SOURCE MATERIAL:
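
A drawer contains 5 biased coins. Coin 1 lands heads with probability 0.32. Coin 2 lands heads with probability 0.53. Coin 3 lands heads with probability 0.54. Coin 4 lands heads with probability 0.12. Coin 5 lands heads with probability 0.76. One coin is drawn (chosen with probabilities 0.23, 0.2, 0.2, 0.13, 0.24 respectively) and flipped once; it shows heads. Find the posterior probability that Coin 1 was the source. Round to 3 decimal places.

Posterior probability ≈ 0.152

P(heads|C1) = 0.32; P(heads|C2) = 0.53; P(heads|C3) = 0.54; P(heads|C4) = 0.12; P(heads|C5) = 0.76.
Prior × likelihood for each source: 0.23·0.32=0.07360, 0.2·0.53=0.1060, 0.2·0.54=0.1080, 0.13·0.12=0.01560, 0.24·0.76=0.1824. Summing gives P(heads) = 0.48560.
P(Coin 1 | heads) = 0.07360 / 0.48560 = 0.152.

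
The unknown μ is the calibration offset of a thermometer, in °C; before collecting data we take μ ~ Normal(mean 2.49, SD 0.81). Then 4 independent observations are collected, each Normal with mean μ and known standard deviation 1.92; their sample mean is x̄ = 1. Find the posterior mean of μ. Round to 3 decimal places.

Posterior mean ≈ 1.870

Prior precision 1/τ₀² = 1/0.81² = 1.52416; data precision n/σ² = 4/1.92² = 1.08507.
Posterior precision = 1.52416 + 1.08507 = 2.60923.
Posterior mean = (1.52416·2.49 + 1.08507·1) / 2.60923 = 1.870.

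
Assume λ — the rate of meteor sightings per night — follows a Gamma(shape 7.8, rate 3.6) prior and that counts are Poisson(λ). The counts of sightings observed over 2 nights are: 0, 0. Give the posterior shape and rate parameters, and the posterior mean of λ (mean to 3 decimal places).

Posterior: Gamma(shape=7.8, rate=5.6); mean ≈ 1.393

Total count ∑xᵢ = 0 over n = 2 nights.
Gamma is conjugate to the Poisson likelihood: posterior is Gamma(shape = 7.8+0 = 7.8, rate = 3.6+2 = 5.6).
E[λ | data] = 7.8/5.6 = 1.393.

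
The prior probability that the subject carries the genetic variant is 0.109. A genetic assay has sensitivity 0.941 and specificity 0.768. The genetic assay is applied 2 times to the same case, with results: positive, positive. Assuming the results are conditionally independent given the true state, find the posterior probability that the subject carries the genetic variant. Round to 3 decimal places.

Posterior P(H) ≈ 0.668

With H the event that the subject carries the genetic variant, the joint likelihood of the observed sequence is P(data|H) = 0.941·0.941 = 0.88548 and P(data|¬H) = 0.232·0.232 = 0.053824.
Bayes: P(H|data) = 0.109·0.88548 / (0.109·0.88548 + 0.891·0.053824) = 0.096517/0.14447 = 0.6681.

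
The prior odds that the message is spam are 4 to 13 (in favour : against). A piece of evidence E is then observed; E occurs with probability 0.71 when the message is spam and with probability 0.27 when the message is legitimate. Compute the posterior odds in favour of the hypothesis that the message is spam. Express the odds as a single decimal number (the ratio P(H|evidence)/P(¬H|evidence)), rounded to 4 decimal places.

Posterior odds ≈ 0.8091

Prior odds = 4/13 = 0.30769.
Likelihood ratio for E = 0.71/0.27 = 2.6296.
Posterior odds = prior odds × LR = 0.80912.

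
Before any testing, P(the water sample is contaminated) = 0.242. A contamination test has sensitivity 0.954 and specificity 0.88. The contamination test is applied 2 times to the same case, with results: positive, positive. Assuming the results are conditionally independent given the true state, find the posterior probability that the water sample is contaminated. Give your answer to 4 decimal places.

With H the event that the water sample is contaminated, the joint likelihood of the observed sequence is P(data|H) = 0.954·0.954 = 0.91012 and P(data|¬H) = 0.12·0.12 = 0.014400.
Bayes: P(H|data) = 0.242·0.91012 / (0.242·0.91012 + 0.758·0.014400) = 0.22025/0.23116 = 0.9528.

Posterior P(H) ≈ 0.9528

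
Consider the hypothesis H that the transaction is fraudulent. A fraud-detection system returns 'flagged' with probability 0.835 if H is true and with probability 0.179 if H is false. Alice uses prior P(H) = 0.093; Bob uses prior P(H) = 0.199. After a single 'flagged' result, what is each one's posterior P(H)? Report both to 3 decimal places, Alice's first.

The likelihood ratio for a 'flagged' result is 0.835/0.179 = 4.6648.
Alice: prior odds 0.093/0.907 = 0.10254; posterior odds 0.47831; posterior probability 0.324.
Bob: prior odds 0.199/0.801 = 0.24844; posterior odds 1.1589; posterior probability 0.537.

Alice: 0.324; Bob: 0.537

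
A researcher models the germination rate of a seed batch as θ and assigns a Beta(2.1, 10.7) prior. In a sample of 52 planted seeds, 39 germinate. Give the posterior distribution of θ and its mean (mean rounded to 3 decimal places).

Posterior: Beta(41.1, 23.7); mean ≈ 0.634

Observing 39 successes and 13 failures updates Beta(2.1, 10.7) by adding the success and failure counts to the two shape parameters: α = 2.1+39 = 41.1, β = 10.7+13 = 23.7.
E[θ | data] = 41.1/(41.1+23.7) = 0.634.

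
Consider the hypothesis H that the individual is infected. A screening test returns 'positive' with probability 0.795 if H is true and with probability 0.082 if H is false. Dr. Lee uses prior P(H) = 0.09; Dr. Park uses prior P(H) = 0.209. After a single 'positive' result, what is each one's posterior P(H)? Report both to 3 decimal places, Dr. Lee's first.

Dr. Lee: 0.489; Dr. Park: 0.719

The likelihood ratio for a 'positive' result is 0.795/0.082 = 9.6951.
Dr. Lee: prior odds 0.09/0.91 = 0.098901; posterior odds 0.95886; posterior probability 0.489.
Dr. Park: prior odds 0.209/0.791 = 0.26422; posterior odds 2.5617; posterior probability 0.719.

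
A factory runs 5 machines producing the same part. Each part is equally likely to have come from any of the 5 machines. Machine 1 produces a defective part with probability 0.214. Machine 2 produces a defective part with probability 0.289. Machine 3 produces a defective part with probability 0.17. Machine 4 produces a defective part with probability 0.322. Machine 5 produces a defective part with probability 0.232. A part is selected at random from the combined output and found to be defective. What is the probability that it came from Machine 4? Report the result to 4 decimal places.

Posterior probability ≈ 0.2624

Tabulate prior·likelihood by source: [1] prior 0.2, lik 0.214, product 0.04280; [2] prior 0.2, lik 0.289, product 0.05780; [3] prior 0.2, lik 0.17, product 0.03400; [4] prior 0.2, lik 0.322, product 0.06440; [5] prior 0.2, lik 0.232, product 0.04640.
Normalizing constant = 0.24540; the posterior for Machine 4 is its product over the sum, 0.06440/0.24540 = 0.2624.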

TASK TO COMPLETE: Each line of the material is to be returned precisely as written.

RESPONSE AREA:
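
A drawer contains 5 biased coins. Coin 1 lands heads with probability 0.32. Coin 2 lands heads with probability 0.53. Coin 3 lands heads with probability 0.54. Coin 4 lands heads with probability 0.12. Coin 5 lands heads with probability 0.76. One coin is drawn (chosen with probabilities 0.23, 0.2, 0.2, 0.13, 0.24 respectively) and flipped once; it shows heads. Find the posterior probability that Coin 1 was the source. Round to 3 decimal places.

Posterior probability ≈ 0.152

P(heads|C1) = 0.32; P(heads|C2) = 0.53; P(heads|C3) = 0.54; P(heads|C4) = 0.12; P(heads|C5) = 0.76.
Prior × likelihood for each source: 0.23·0.32=0.07360, 0.2·0.53=0.1060, 0.2·0.54=0.1080, 0.13·0.12=0.01560, 0.24·0.76=0.1824. Summing gives P(heads) = 0.48560.
P(Coin 1 | heads) = 0.07360 / 0.48560 = 0.152.

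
The unknown μ is the calibration offset of a thermometer, in °C; before collecting data we take μ ~ Normal(mean 2.49, SD 0.81). Then 4 independent observations are collected, each Normal with mean μ and known standard deviation 1.92; their sample mean is x̄ = 1. Find the posterior mean of μ. Round to 3 decimal places.

Posterior mean ≈ 1.870

Prior precision 1/τ₀² = 1/0.81² = 1.52416; data precision n/σ² = 4/1.92² = 1.08507.
Posterior precision = 1.52416 + 1.08507 = 2.60923.
Posterior mean = (1.52416·2.49 + 1.08507·1) / 2.60923 = 1.870.

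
Assume λ — the rate of meteor sightings per night — follows a Gamma(shape 7.8, rate 3.6) prior and that counts are Poisson(λ). The counts of sightings observed over 2 nights are: 0, 0. Give the posterior shape and rate parameters, and the posterior mean of λ (mean to 3 decimal places).

Posterior: Gamma(shape=7.8, rate=5.6); mean ≈ 1.393

Total count ∑xᵢ = 0 over n = 2 nights.
Gamma is conjugate to the Poisson likelihood: posterior is Gamma(shape = 7.8+0 = 7.8, rate = 3.6+2 = 5.6).
E[λ | data] = 7.8/5.6 = 1.393.

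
The prior probability that the subject carries the genetic variant is 0.109. A genetic assay has sensitivity 0.941 and specificity 0.768. The genetic assay is applied 2 times to the same case, with results: positive, positive. Assuming the results are conditionally independent given the true state, find the posterior probability that the subject carries the genetic variant. Round to 3 decimal places.

Posterior P(H) ≈ 0.668

With H the event that the subject carries the genetic variant, the joint likelihood of the observed sequence is P(data|H) = 0.941·0.941 = 0.88548 and P(data|¬H) = 0.232·0.232 = 0.053824.
Bayes: P(H|data) = 0.109·0.88548 / (0.109·0.88548 + 0.891·0.053824) = 0.096517/0.14447 = 0.6681.

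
The prior odds that the message is spam are 4 to 13 (in favour : against). A piece of evidence E is then observed; E occurs with probability 0.71 when the message is spam and with probability 0.27 when the message is legitimate. Compute the posterior odds in favour of the hypothesis that the message is spam. Express the odds as a single decimal number (the ratio P(H|evidence)/P(¬H|evidence)), rounded to 4 decimal places.

Posterior odds ≈ 0.8091

Prior odds = 4/13 = 0.30769.
Likelihood ratio for E = 0.71/0.27 = 2.6296.
Posterior odds = prior odds × LR = 0.80912.

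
Before any testing, P(the water sample is contaminated) = 0.242. A contamination test has sensitivity 0.954 and specificity 0.88. The contamination test is applied 2 times to the same case, with results: positive, positive. Assuming the results are conditionally independent given the true state, find the posterior probability that the water sample is contaminated. Give your answer to 4 decimal places.

With H the event that the water sample is contaminated, the joint likelihood of the observed sequence is P(data|H) = 0.954·0.954 = 0.91012 and P(data|¬H) = 0.12·0.12 = 0.014400.
Bayes: P(H|data) = 0.242·0.91012 / (0.242·0.91012 + 0.758·0.014400) = 0.22025/0.23116 = 0.9528.

Posterior P(H) ≈ 0.9528

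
Consider the hypothesis H that the transaction is fraudulent. A fraud-detection system returns 'flagged' with probability 0.835 if H is true and with probability 0.179 if H is false. Alice uses prior P(H) = 0.093; Bob uses prior P(H) = 0.199. After a single 'flagged' result, what is each one's posterior P(H)? Report both to 3 decimal places, Alice's first.

The likelihood ratio for a 'flagged' result is 0.835/0.179 = 4.6648.
Alice: prior odds 0.093/0.907 = 0.10254; posterior odds 0.47831; posterior probability 0.324.
Bob: prior odds 0.199/0.801 = 0.24844; posterior odds 1.1589; posterior probability 0.537.

Alice: 0.324; Bob: 0.537

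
A researcher models the germination rate of a seed batch as θ and assigns a Beta(2.1, 10.7) prior. In a sample of 52 planted seeds, 39 germinate. Give the posterior distribution of θ and its mean (mean rounded to 3 decimal places).

Posterior: Beta(41.1, 23.7); mean ≈ 0.634

Observing 39 successes and 13 failures updates Beta(2.1, 10.7) by adding the success and failure counts to the two shape parameters: α = 2.1+39 = 41.1, β = 10.7+13 = 23.7.
E[θ | data] = 41.1/(41.1+23.7) = 0.634.

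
Consider the hypothesis H that the individual is infected. A screening test returns 'positive' with probability 0.795 if H is true and with probability 0.082 if H is false. Dr. Lee uses prior P(H) = 0.09; Dr. Park uses prior P(H) = 0.209. After a single 'positive' result, what is each one's posterior P(H)? Report both to 3 decimal places, Dr. Lee's first.

Dr. Lee: 0.489; Dr. Park: 0.719

The likelihood ratio for a 'positive' result is 0.795/0.082 = 9.6951.
Dr. Lee: prior odds 0.09/0.91 = 0.098901; posterior odds 0.95886; posterior probability 0.489.
Dr. Park: prior odds 0.209/0.791 = 0.26422; posterior odds 2.5617; posterior probability 0.719.

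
A factory runs 5 machines producing the same part. Each part is equally likely to have come from any of the 5 machines. Machine 1 produces a defective part with probability 0.214. Machine 2 produces a defective part with probability 0.289. Machine 3 produces a defective part with probability 0.17. Machine 4 produces a defective part with probability 0.322. Machine 5 produces a defective part with probability 0.232. A part is selected at random from the combined output and found to be defective. What is the probability that it came from Machine 4? Report the result to 4 decimal places.

Posterior probability ≈ 0.2624

Tabulate prior·likelihood by source: [1] prior 0.2, lik 0.214, product 0.04280; [2] prior 0.2, lik 0.289, product 0.05780; [3] prior 0.2, lik 0.17, product 0.03400; [4] prior 0.2, lik 0.322, product 0.06440; [5] prior 0.2, lik 0.232, product 0.04640.
Normalizing constant = 0.24540; the posterior for Machine 4 is its product over the sum, 0.06440/0.24540 = 0.2624.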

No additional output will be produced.